Copy out every record that follows, word for word.

SOURCE RECORDS Block Start

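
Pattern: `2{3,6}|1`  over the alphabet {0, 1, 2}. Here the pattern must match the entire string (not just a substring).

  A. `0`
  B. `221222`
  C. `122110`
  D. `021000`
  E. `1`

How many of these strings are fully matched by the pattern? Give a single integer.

1

A. `0` → no match
B. `221222` → no match
C. `122110` → no match
D. `021000` → no match
E. `1` → match
Total matched: 1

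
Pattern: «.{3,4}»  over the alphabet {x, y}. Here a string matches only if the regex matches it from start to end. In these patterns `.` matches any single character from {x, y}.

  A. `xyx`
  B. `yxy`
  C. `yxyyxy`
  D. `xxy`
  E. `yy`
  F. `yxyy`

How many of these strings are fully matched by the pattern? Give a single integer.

4

A → match
B → match
C → no match
D → match
E → no match
F → match
Total matched: 4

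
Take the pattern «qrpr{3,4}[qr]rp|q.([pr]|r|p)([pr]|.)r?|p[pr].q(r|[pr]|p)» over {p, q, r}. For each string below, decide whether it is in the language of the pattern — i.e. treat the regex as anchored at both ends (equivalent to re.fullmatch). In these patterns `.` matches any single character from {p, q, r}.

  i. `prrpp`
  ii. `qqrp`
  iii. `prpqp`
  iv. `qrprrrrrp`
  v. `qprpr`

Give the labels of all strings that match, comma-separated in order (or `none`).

ii, iii, iv, v

i. `prrpp` → no match
ii. `qqrp` → match
iii. `prpqp` → match
iv. `qrprrrrrp` → match
v. `qprpr` → match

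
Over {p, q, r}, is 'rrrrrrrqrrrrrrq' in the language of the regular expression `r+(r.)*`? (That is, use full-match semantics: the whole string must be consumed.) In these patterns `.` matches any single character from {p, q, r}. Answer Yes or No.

No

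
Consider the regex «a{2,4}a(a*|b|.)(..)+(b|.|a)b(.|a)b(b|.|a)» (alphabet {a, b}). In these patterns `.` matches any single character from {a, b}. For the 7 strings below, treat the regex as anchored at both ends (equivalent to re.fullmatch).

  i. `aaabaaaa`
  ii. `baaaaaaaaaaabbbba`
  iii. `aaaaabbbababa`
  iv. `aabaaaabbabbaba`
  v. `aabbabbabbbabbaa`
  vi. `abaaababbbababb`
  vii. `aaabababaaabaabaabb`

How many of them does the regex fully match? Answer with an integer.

1

i. `aaabaaaa` → no match
ii → no match — must start with `a`
iii → match
iv → no match
v → no match
vi → no match
vii → no match
Total matched: 1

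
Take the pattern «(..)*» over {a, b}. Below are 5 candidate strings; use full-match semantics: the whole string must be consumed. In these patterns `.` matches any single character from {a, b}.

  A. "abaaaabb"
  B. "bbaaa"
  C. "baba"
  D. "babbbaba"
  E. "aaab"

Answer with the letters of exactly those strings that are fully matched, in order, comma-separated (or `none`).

A, C, D, E

A → match
B → no match
C → match
D → match
E → match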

SOURCE RECORDS Block End

• COMPLETED TASK:
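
Pattern: `2{3,6}|1`  over the alphabet {0, 1, 2}. Here the pattern must match the entire string (not just a substring).

  A. `0`
  B. `221222`
  C. `122110`
  D. `021000`
  E. `1`

How many of these strings are fully matched by the pattern? Give a single integer.

1

A. `0` → no match
B. `221222` → no match
C. `122110` → no match
D. `021000` → no match
E. `1` → match
Total matched: 1

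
Pattern: «.{3,4}»  over the alphabet {x, y}. Here a string matches only if the regex matches it from start to end. In these patterns `.` matches any single character from {x, y}.

  A. `xyx`
  B. `yxy`
  C. `yxyyxy`
  D. `xxy`
  E. `yy`
  F. `yxyy`

How many of these strings are fully matched by the pattern? Give a single integer.

4

A → match
B → match
C → no match
D → match
E → no match
F → match
Total matched: 4

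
Take the pattern «qrpr{3,4}[qr]rp|q.([pr]|r|p)([pr]|.)r?|p[pr].q(r|[pr]|p)» over {p, q, r}. For each string below, decide whether it is in the language of the pattern — i.e. treat the regex as anchored at both ends (equivalent to re.fullmatch). In these patterns `.` matches any single character from {p, q, r}.

  i. `prrpp`
  ii. `qqrp`
  iii. `prpqp`
  iv. `qrprrrrrp`
  v. `qprpr`

Give the labels of all strings that match, comma-separated in order (or `none`).

ii, iii, iv, v

i. `prrpp` → no match
ii. `qqrp` → match
iii. `prpqp` → match
iv. `qrprrrrrp` → match
v. `qprpr` → match

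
Over {p, q, r}, is 'rrrrrrrqrrrrrrq' in the language of the regular expression `r+(r.)*`? (That is, use full-match semantics: the whole string must be consumed.) In these patterns `.` matches any single character from {p, q, r}. Answer Yes or No.

No

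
Consider the regex «a{2,4}a(a*|b|.)(..)+(b|.|a)b(.|a)b(b|.|a)» (alphabet {a, b}). In these patterns `.` matches any single character from {a, b}. For the 7 strings below, treat the regex as anchored at both ends (equivalent to re.fullmatch).

  i. `aaabaaaa`
  ii. `baaaaaaaaaaabbbba`
  iii. `aaaaabbbababa`
  iv. `aabaaaabbabbaba`
  v. `aabbabbabbbabbaa`
  vi. `abaaababbbababb`
  vii. `aaabababaaabaabaabb`

How many of them does the regex fully match? Answer with an integer.

1

i. `aaabaaaa` → no match
ii → no match — must start with `a`
iii → match
iv → no match
v → no match
vi → no match
vii → no match
Total matched: 1

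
Take the pattern «(..)*» over {a, b}. Below are 5 candidate strings; use full-match semantics: the whole string must be consumed. In these patterns `.` matches any single character from {a, b}.

  A. "abaaaabb"
  B. "bbaaa"
  C. "baba"
  D. "babbbaba"
  E. "aaab"

Answer with the letters of exactly those strings that are fully matched, in order, comma-separated (or `none`).

A, C, D, E

A → match
B → no match
C → match
D → match
E → match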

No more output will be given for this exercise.